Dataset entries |
※

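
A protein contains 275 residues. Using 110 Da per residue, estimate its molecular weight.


MW = n_residues * 110 Da
MW = 275 * 110
MW = 30250 Da

30250 Da


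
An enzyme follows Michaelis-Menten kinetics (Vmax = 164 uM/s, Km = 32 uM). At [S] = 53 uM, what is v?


v = Vmax * [S] / (Km + [S])
v = 164 * 53 / (32 + 53)
v = 102.2588 uM/s

102.2588 uM/s


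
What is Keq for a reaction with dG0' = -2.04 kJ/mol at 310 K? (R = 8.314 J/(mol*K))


Keq = exp(-dG0 * 1000 / (R * T))
Keq = exp(-(-2.04) * 1000 / (8.314 * 310))
Keq = 2.2067

2.2067


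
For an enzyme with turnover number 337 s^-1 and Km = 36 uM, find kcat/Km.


Catalytic efficiency = kcat / Km
= 337 / 36
= 9.3611 uM^-1*s^-1

9.3611 uM^-1*s^-1


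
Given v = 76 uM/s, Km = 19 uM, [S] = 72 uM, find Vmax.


Vmax = v * (Km + [S]) / [S]
Vmax = 76 * (19 + 72) / 72
Vmax = 96.0556 uM/s

96.0556 uM/s


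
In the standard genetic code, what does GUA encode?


Standard genetic code lookup.
Codon GUA -> Val

Val


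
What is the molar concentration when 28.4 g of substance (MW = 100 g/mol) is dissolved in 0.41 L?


C = (mass / MW) / volume
C = (28.4 / 100) / 0.41
C = 0.6927 M

0.6927 M


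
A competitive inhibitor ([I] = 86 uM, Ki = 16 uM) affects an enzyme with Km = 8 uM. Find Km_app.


Km_app = Km * (1 + [I]/Ki)
Km_app = 8 * (1 + 86/16)
Km_app = 51.0 uM

51.0 uM


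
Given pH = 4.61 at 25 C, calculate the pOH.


pOH = 14 - pH
pOH = 14 - 4.61
pOH = 9.39

9.39


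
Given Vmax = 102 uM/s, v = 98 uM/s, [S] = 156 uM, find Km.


Km = [S] * (Vmax - v) / v
Km = 156 * (102 - 98) / 98
Km = 6.3673 uM

6.3673 uM


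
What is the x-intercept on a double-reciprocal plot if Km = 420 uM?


x-intercept = -1/Km
= -1/420
= -0.0024 1/uM

-0.0024 1/uM


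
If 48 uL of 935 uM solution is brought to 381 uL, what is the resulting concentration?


C2 = C1 * V1 / V2
C2 = 935 * 48 / 381
C2 = 117.7953 uM

117.7953 uM


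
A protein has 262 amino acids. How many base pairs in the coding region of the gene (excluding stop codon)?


Each amino acid = 1 codon = 3 bp
bp = 262 * 3 = 786 bp

786 bp


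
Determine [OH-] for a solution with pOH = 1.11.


[OH-] = 10^(-pOH)
[OH-] = 10^(-1.11)
[OH-] = 0.0776 M

0.0776 M


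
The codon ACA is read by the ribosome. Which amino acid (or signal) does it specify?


Standard genetic code lookup.
Codon ACA -> Thr

Thr


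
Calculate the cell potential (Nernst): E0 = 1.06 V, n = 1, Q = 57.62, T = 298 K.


E = E0 - (RT/nF) * ln(Q)
E = 1.06 - (8.314 * 298 / (1 * 96485)) * ln(57.62)
E = 0.9559 V

0.9559 V


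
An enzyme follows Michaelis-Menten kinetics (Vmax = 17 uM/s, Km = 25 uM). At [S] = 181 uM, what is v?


v = Vmax * [S] / (Km + [S])
v = 17 * 181 / (25 + 181)
v = 14.9369 uM/s

14.9369 uM/s


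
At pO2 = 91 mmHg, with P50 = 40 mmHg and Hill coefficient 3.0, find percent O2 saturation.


Y = pO2^n / (P50^n + pO2^n)
Y = 91^3.0 / (40^3.0 + 91^3.0)
Y = 92.17%

92.17%


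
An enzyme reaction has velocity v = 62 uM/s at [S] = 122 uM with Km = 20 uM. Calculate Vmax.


Vmax = v * (Km + [S]) / [S]
Vmax = 62 * (20 + 122) / 122
Vmax = 72.1639 uM/s

72.1639 uM/s


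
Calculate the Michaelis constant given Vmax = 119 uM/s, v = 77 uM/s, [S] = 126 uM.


Km = [S] * (Vmax - v) / v
Km = 126 * (119 - 77) / 77
Km = 68.7273 uM

68.7273 uM


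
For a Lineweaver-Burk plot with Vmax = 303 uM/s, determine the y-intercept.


y-intercept = 1/Vmax
= 1/303
= 0.0033 s/uM

0.0033 s/uM


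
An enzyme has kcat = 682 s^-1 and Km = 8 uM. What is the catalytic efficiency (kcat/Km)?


Catalytic efficiency = kcat / Km
= 682 / 8
= 85.25 uM^-1*s^-1

85.25 uM^-1*s^-1


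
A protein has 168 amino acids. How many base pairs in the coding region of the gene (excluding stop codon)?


Each amino acid = 1 codon = 3 bp
bp = 168 * 3 = 504 bp

504 bp


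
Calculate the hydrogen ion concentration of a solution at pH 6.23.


[H+] = 10^(-pH)
[H+] = 10^(-6.23)
[H+] = 5.888e-07 M

5.888e-07 M


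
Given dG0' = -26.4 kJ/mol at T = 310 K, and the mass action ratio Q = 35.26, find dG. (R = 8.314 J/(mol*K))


dG = dG0' + RT * ln(Q) / 1000
dG = -26.4 + 8.314 * 310 * ln(35.26) / 1000
dG = -17.2176 kJ/mol

-17.2176 kJ/mol


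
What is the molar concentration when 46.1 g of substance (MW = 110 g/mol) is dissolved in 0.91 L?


C = (mass / MW) / volume
C = (46.1 / 110) / 0.91
C = 0.4605 M

0.4605 M


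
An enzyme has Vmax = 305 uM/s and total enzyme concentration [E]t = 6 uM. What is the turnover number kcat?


kcat = Vmax / [E]t
kcat = 305 / 6
kcat = 50.8333 s^-1

50.8333 s^-1


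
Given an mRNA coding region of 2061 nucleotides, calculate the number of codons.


codons = nucleotides / 3
codons = 2061 / 3 = 687

687


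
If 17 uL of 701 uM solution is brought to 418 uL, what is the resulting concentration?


C2 = C1 * V1 / V2
C2 = 701 * 17 / 418
C2 = 28.5096 uM

28.5096 uM


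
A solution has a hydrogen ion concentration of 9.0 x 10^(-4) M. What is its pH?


pH = -log10([H+])
pH = -log10(9.0 x 10^(-4))
pH = 3.0458

3.0458


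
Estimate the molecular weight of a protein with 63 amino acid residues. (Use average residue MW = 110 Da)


MW = n_residues * 110 Da
MW = 63 * 110
MW = 6930 Da

6930 Da


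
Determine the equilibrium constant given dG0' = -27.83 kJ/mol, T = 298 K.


Keq = exp(-dG0 * 1000 / (R * T))
Keq = exp(-(-27.83) * 1000 / (8.314 * 298))
Keq = 75566.734

75566.734


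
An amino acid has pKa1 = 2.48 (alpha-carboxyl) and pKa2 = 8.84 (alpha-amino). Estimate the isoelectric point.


pI = (pKa1 + pKa2) / 2
pI = (2.48 + 8.84) / 2
pI = 5.66

5.66


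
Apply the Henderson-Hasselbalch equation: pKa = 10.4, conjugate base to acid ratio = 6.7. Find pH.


pH = pKa + log10([A-]/[HA])
pH = 10.4 + log10(6.7)
pH = 11.2261

11.2261


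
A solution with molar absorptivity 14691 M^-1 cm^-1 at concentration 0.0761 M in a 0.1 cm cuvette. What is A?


A = epsilon * c * l
A = 14691 * 0.0761 * 0.1
A = 111.7985

111.7985


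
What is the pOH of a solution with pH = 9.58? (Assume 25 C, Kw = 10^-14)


pOH = 14 - pH
pOH = 14 - 9.58
pOH = 4.42

4.42


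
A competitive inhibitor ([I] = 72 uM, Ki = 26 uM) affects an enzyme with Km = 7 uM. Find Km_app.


Km_app = Km * (1 + [I]/Ki)
Km_app = 7 * (1 + 72/26)
Km_app = 26.3846 uM

26.3846 uM


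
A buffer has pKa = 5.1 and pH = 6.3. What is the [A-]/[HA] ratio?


[A-]/[HA] = 10^(pH - pKa)
= 10^(6.3 - 5.1)
= 15.8489

15.8489


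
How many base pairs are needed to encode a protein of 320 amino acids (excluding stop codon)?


Each amino acid = 1 codon = 3 bp
bp = 320 * 3 = 960 bp

960 bp


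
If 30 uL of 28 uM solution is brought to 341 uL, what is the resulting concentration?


C2 = C1 * V1 / V2
C2 = 28 * 30 / 341
C2 = 2.4633 uM

2.4633 uM


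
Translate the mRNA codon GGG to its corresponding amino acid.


Standard genetic code lookup.
Codon GGG -> Gly

Gly


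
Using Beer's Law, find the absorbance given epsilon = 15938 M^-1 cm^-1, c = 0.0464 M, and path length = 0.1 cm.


A = epsilon * c * l
A = 15938 * 0.0464 * 0.1
A = 73.9523

73.9523


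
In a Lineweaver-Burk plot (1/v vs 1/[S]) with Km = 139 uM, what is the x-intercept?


x-intercept = -1/Km
= -1/139
= -0.0072 1/uM

-0.0072 1/uM


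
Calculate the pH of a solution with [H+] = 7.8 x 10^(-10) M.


pH = -log10([H+])
pH = -log10(7.8 x 10^(-10))
pH = 9.1079

9.1079


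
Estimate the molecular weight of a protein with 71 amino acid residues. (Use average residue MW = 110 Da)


MW = n_residues * 110 Da
MW = 71 * 110
MW = 7810 Da

7810 Da


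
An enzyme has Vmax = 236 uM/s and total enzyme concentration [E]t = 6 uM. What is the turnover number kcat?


kcat = Vmax / [E]t
kcat = 236 / 6
kcat = 39.3333 s^-1

39.3333 s^-1


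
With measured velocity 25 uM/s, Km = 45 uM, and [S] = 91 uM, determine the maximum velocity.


Vmax = v * (Km + [S]) / [S]
Vmax = 25 * (45 + 91) / 91
Vmax = 37.3626 uM/s

37.3626 uM/s


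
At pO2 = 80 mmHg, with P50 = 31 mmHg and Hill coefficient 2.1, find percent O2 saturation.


Y = pO2^n / (P50^n + pO2^n)
Y = 80^2.1 / (31^2.1 + 80^2.1)
Y = 87.98%

87.98%


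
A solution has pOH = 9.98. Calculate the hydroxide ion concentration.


[OH-] = 10^(-pOH)
[OH-] = 10^(-9.98)
[OH-] = 1.047e-10 M

1.047e-10 M


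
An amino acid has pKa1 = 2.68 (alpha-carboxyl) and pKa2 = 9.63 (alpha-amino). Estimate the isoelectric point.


pI = (pKa1 + pKa2) / 2
pI = (2.68 + 9.63) / 2
pI = 6.155

6.155


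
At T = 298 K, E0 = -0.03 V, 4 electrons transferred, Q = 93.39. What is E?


E = E0 - (RT/nF) * ln(Q)
E = -0.03 - (8.314 * 298 / (4 * 96485)) * ln(93.39)
E = -0.0591 V

-0.0591 V


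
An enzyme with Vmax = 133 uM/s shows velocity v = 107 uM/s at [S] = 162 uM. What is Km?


Km = [S] * (Vmax - v) / v
Km = 162 * (133 - 107) / 107
Km = 39.3645 uM

39.3645 uM


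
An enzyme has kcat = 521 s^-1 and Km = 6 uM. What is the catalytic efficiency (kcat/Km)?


Catalytic efficiency = kcat / Km
= 521 / 6
= 86.8333 uM^-1*s^-1

86.8333 uM^-1*s^-1


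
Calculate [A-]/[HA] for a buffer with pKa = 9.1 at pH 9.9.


[A-]/[HA] = 10^(pH - pKa)
= 10^(9.9 - 9.1)
= 6.3096

6.3096


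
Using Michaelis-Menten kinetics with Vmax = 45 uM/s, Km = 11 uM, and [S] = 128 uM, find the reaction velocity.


v = Vmax * [S] / (Km + [S])
v = 45 * 128 / (11 + 128)
v = 41.4388 uM/s

41.4388 uM/s


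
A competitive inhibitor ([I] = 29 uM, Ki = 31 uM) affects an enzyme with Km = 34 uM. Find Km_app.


Km_app = Km * (1 + [I]/Ki)
Km_app = 34 * (1 + 29/31)
Km_app = 65.8065 uM

65.8065 uM


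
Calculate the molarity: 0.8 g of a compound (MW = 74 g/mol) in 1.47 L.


C = (mass / MW) / volume
C = (0.8 / 74) / 1.47
C = 0.0074 M

0.0074 M


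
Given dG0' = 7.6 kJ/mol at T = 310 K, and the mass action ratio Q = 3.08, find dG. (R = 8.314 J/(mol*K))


dG = dG0' + RT * ln(Q) / 1000
dG = 7.6 + 8.314 * 310 * ln(3.08) / 1000
dG = 10.4993 kJ/mol

10.4993 kJ/mol


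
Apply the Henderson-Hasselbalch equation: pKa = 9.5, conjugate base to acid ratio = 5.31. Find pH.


pH = pKa + log10([A-]/[HA])
pH = 9.5 + log10(5.31)
pH = 10.2251

10.2251


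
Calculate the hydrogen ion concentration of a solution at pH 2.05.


[H+] = 10^(-pH)
[H+] = 10^(-2.05)
[H+] = 0.0089 M

0.0089 M


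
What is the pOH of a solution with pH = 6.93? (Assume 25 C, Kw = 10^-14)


pOH = 14 - pH
pOH = 14 - 6.93
pOH = 7.07

7.07


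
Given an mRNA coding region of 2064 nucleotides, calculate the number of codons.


codons = nucleotides / 3
codons = 2064 / 3 = 688

688


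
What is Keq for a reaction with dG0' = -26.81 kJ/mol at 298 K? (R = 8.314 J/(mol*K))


Keq = exp(-dG0 * 1000 / (R * T))
Keq = exp(-(-26.81) * 1000 / (8.314 * 298))
Keq = 50065.0308

50065.0308


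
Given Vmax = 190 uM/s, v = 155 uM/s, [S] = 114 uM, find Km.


Km = [S] * (Vmax - v) / v
Km = 114 * (190 - 155) / 155
Km = 25.7419 uM

25.7419 uM


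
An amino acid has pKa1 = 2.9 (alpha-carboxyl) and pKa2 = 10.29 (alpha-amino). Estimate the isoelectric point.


pI = (pKa1 + pKa2) / 2
pI = (2.9 + 10.29) / 2
pI = 6.595

6.595


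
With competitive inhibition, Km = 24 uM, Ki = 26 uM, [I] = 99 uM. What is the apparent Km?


Km_app = Km * (1 + [I]/Ki)
Km_app = 24 * (1 + 99/26)
Km_app = 115.3846 uM

115.3846 uM


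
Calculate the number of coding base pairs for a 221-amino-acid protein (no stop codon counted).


Each amino acid = 1 codon = 3 bp
bp = 221 * 3 = 663 bp

663 bp


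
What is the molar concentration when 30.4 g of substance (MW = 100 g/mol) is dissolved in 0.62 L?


C = (mass / MW) / volume
C = (30.4 / 100) / 0.62
C = 0.4903 M

0.4903 M


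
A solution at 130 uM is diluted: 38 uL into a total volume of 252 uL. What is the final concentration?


C2 = C1 * V1 / V2
C2 = 130 * 38 / 252
C2 = 19.6032 uM

19.6032 uM


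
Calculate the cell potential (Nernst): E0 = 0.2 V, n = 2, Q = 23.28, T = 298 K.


E = E0 - (RT/nF) * ln(Q)
E = 0.2 - (8.314 * 298 / (2 * 96485)) * ln(23.28)
E = 0.1596 V

0.1596 V


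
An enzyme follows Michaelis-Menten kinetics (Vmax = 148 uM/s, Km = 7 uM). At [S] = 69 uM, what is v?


v = Vmax * [S] / (Km + [S])
v = 148 * 69 / (7 + 69)
v = 134.3684 uM/s

134.3684 uM/s


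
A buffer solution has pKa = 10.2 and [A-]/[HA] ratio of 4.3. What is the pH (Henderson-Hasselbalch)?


pH = pKa + log10([A-]/[HA])
pH = 10.2 + log10(4.3)
pH = 10.8335

10.8335


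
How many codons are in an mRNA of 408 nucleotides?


codons = nucleotides / 3
codons = 408 / 3 = 136

136


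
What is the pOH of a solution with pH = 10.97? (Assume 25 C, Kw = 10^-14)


pOH = 14 - pH
pOH = 14 - 10.97
pOH = 3.03

3.03


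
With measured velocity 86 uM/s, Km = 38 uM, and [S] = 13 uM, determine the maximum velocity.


Vmax = v * (Km + [S]) / [S]
Vmax = 86 * (38 + 13) / 13
Vmax = 337.3846 uM/s

337.3846 uM/s


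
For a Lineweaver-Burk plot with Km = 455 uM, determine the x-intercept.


x-intercept = -1/Km
= -1/455
= -0.0022 1/uM

-0.0022 1/uM


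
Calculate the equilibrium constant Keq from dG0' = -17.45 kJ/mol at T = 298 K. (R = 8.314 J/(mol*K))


Keq = exp(-dG0 * 1000 / (R * T))
Keq = exp(-(-17.45) * 1000 / (8.314 * 298))
Keq = 1145.0297

1145.0297


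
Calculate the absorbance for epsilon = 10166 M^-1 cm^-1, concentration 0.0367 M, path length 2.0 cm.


A = epsilon * c * l
A = 10166 * 0.0367 * 2.0
A = 746.1844

746.1844


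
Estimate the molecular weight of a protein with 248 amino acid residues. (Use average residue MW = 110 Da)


MW = n_residues * 110 Da
MW = 248 * 110
MW = 27280 Da

27280 Da


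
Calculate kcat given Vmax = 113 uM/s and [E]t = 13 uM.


kcat = Vmax / [E]t
kcat = 113 / 13
kcat = 8.6923 s^-1

8.6923 s^-1


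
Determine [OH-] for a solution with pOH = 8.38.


[OH-] = 10^(-pOH)
[OH-] = 10^(-8.38)
[OH-] = 4.169e-09 M

4.169e-09 M


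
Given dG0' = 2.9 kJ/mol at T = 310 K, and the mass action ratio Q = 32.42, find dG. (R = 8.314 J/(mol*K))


dG = dG0' + RT * ln(Q) / 1000
dG = 2.9 + 8.314 * 310 * ln(32.42) / 1000
dG = 11.866 kJ/mol

11.866 kJ/mol


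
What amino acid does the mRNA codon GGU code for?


Standard genetic code lookup.
Codon GGU -> Gly

Gly


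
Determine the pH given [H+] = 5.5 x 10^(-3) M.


pH = -log10([H+])
pH = -log10(5.5 x 10^(-3))
pH = 2.2596

2.2596


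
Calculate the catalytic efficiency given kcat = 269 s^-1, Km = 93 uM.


Catalytic efficiency = kcat / Km
= 269 / 93
= 2.8925 uM^-1*s^-1

2.8925 uM^-1*s^-1


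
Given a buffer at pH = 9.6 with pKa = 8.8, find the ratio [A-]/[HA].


[A-]/[HA] = 10^(pH - pKa)
= 10^(9.6 - 8.8)
= 6.3096

6.3096


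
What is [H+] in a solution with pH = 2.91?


[H+] = 10^(-pH)
[H+] = 10^(-2.91)
[H+] = 0.0012 M

0.0012 M


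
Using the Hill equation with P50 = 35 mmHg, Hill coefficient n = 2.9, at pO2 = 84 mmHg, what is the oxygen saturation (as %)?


Y = pO2^n / (P50^n + pO2^n)
Y = 84^2.9 / (35^2.9 + 84^2.9)
Y = 92.68%

92.68%


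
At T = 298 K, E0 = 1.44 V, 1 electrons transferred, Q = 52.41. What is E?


E = E0 - (RT/nF) * ln(Q)
E = 1.44 - (8.314 * 298 / (1 * 96485)) * ln(52.41)
E = 1.3383 V

1.3383 V


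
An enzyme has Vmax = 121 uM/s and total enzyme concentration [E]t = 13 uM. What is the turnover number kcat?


kcat = Vmax / [E]t
kcat = 121 / 13
kcat = 9.3077 s^-1

9.3077 s^-1


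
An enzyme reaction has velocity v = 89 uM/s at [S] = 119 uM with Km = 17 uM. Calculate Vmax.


Vmax = v * (Km + [S]) / [S]
Vmax = 89 * (17 + 119) / 119
Vmax = 101.7143 uM/s

101.7143 uM/s


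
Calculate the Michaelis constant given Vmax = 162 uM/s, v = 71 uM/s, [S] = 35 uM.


Km = [S] * (Vmax - v) / v
Km = 35 * (162 - 71) / 71
Km = 44.8592 uM

44.8592 uM


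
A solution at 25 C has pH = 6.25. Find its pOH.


pOH = 14 - pH
pOH = 14 - 6.25
pOH = 7.75

7.75


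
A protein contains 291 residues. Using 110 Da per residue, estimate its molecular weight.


MW = n_residues * 110 Da
MW = 291 * 110
MW = 32010 Da

32010 Da


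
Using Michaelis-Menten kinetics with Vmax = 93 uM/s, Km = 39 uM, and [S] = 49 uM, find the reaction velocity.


v = Vmax * [S] / (Km + [S])
v = 93 * 49 / (39 + 49)
v = 51.7841 uM/s

51.7841 uM/s


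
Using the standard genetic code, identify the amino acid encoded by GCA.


Standard genetic code lookup.
Codon GCA -> Ala

Ala


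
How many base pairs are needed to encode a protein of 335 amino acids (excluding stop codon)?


Each amino acid = 1 codon = 3 bp
bp = 335 * 3 = 1005 bp

1005 bp


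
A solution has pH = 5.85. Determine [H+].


[H+] = 10^(-pH)
[H+] = 10^(-5.85)
[H+] = 1.413e-06 M

1.413e-06 M


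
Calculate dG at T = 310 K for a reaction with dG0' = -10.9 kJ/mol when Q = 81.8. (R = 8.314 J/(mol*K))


dG = dG0' + RT * ln(Q) / 1000
dG = -10.9 + 8.314 * 310 * ln(81.8) / 1000
dG = 0.4513 kJ/mol

0.4513 kJ/mol


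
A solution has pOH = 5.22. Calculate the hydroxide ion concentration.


[OH-] = 10^(-pOH)
[OH-] = 10^(-5.22)
[OH-] = 6.026e-06 M

6.026e-06 M


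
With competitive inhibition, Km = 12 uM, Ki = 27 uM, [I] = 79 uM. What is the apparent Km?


Km_app = Km * (1 + [I]/Ki)
Km_app = 12 * (1 + 79/27)
Km_app = 47.1111 uM

47.1111 uM


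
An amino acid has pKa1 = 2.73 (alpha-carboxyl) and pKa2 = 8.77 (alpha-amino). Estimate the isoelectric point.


pI = (pKa1 + pKa2) / 2
pI = (2.73 + 8.77) / 2
pI = 5.75

5.75


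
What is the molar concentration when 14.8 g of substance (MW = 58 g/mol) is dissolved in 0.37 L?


C = (mass / MW) / volume
C = (14.8 / 58) / 0.37
C = 0.6897 M

0.6897 M


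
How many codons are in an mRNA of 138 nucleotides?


codons = nucleotides / 3
codons = 138 / 3 = 46

46


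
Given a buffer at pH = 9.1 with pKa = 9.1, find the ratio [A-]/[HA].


[A-]/[HA] = 10^(pH - pKa)
= 10^(9.1 - 9.1)
= 1.0

1.0


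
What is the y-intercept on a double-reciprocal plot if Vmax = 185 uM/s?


y-intercept = 1/Vmax
= 1/185
= 0.0054 s/uM

0.0054 s/uM


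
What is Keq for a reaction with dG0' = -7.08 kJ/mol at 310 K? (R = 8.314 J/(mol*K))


Keq = exp(-dG0 * 1000 / (R * T))
Keq = exp(-(-7.08) * 1000 / (8.314 * 310))
Keq = 15.5961

15.5961


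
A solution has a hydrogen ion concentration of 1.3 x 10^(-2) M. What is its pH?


pH = -log10([H+])
pH = -log10(1.3 x 10^(-2))
pH = 1.8861

1.8861


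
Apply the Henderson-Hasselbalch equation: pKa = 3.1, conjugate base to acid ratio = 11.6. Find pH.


pH = pKa + log10([A-]/[HA])
pH = 3.1 + log10(11.6)
pH = 4.1645

4.1645


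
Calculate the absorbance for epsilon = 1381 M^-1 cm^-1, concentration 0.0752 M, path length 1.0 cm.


A = epsilon * c * l
A = 1381 * 0.0752 * 1.0
A = 103.8512

103.8512


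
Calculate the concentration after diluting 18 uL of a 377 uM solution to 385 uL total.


C2 = C1 * V1 / V2
C2 = 377 * 18 / 385
C2 = 17.626 uM

17.626 uM


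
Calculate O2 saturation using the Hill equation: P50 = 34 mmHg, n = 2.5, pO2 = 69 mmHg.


Y = pO2^n / (P50^n + pO2^n)
Y = 69^2.5 / (34^2.5 + 69^2.5)
Y = 85.44%

85.44%


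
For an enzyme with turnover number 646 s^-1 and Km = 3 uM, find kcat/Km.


Catalytic efficiency = kcat / Km
= 646 / 3
= 215.3333 uM^-1*s^-1

215.3333 uM^-1*s^-1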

※

Write out the line containing "Calculate the concentration" and every line after it through the end of the entries. Keep each one exactly as it is, and add nothing.

SOLVED PROBLEM |
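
Calculate the concentration after diluting 18 uL of a 377 uM solution to 385 uL total.


C2 = C1 * V1 / V2
C2 = 377 * 18 / 385
C2 = 17.626 uM

17.626 uM


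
Calculate O2 saturation using the Hill equation: P50 = 34 mmHg, n = 2.5, pO2 = 69 mmHg.


Y = pO2^n / (P50^n + pO2^n)
Y = 69^2.5 / (34^2.5 + 69^2.5)
Y = 85.44%

85.44%


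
For an enzyme with turnover number 646 s^-1 and Km = 3 uM, find kcat/Km.


Catalytic efficiency = kcat / Km
= 646 / 3
= 215.3333 uM^-1*s^-1

215.3333 uM^-1*s^-1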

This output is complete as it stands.